_WORK ITEM_
Return only how many lines in the data include the string "join".

_STUDY MATERIAL_

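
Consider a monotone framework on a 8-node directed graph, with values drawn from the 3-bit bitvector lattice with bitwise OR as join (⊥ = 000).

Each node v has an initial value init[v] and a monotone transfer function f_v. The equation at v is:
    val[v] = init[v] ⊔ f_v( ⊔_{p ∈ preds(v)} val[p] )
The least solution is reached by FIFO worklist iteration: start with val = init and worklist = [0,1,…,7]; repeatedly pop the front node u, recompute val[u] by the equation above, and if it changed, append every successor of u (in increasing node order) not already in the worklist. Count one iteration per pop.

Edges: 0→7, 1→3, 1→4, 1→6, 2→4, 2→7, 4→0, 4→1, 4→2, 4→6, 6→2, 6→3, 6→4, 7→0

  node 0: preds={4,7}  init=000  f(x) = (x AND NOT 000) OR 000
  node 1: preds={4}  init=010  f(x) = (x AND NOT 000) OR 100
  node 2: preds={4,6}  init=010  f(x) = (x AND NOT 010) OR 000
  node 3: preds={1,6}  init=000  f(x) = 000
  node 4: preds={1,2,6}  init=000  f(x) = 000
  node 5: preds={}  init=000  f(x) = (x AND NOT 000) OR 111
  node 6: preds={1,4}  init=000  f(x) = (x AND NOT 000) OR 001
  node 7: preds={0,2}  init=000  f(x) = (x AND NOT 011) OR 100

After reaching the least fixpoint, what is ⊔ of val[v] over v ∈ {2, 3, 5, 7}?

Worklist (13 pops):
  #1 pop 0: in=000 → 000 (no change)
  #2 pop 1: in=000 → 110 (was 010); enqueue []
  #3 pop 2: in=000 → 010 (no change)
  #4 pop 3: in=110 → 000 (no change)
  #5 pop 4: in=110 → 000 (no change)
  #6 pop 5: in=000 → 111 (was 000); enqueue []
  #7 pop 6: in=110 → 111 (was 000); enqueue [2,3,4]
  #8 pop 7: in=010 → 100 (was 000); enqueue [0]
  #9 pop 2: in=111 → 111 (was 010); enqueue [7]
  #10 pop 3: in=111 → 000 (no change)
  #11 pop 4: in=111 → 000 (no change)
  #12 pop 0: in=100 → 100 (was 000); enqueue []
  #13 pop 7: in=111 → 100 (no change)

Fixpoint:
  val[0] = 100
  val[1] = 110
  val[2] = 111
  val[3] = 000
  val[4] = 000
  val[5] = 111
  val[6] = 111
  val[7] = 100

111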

* * *

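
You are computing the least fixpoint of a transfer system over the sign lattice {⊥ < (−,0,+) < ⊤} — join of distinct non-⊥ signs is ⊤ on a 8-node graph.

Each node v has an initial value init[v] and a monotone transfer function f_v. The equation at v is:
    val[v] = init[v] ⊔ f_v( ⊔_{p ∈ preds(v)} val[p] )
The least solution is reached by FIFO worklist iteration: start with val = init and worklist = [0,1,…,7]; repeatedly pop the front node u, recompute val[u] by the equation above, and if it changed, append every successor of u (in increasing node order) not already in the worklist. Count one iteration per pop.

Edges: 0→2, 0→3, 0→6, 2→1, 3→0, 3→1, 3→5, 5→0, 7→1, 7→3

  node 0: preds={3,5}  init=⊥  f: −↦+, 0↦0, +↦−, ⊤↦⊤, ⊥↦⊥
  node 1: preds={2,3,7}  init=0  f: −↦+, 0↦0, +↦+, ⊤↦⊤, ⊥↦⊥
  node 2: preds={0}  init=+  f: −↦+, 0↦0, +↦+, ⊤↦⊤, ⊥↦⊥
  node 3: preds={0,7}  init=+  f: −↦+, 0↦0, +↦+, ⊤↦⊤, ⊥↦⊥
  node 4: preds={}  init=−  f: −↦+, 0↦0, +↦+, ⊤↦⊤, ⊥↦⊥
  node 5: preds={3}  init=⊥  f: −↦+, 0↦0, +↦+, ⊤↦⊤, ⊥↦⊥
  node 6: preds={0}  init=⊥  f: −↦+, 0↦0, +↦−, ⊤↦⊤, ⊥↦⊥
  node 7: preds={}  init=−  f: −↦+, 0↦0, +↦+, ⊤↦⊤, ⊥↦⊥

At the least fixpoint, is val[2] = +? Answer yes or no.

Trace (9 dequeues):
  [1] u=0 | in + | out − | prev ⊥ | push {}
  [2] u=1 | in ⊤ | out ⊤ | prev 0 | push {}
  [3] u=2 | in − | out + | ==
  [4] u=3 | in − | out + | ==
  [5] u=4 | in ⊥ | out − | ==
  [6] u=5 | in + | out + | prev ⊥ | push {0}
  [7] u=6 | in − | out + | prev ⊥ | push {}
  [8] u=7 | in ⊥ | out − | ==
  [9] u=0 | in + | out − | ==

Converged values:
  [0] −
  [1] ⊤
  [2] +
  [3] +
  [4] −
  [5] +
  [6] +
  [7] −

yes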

_ANSWER SECTION_
2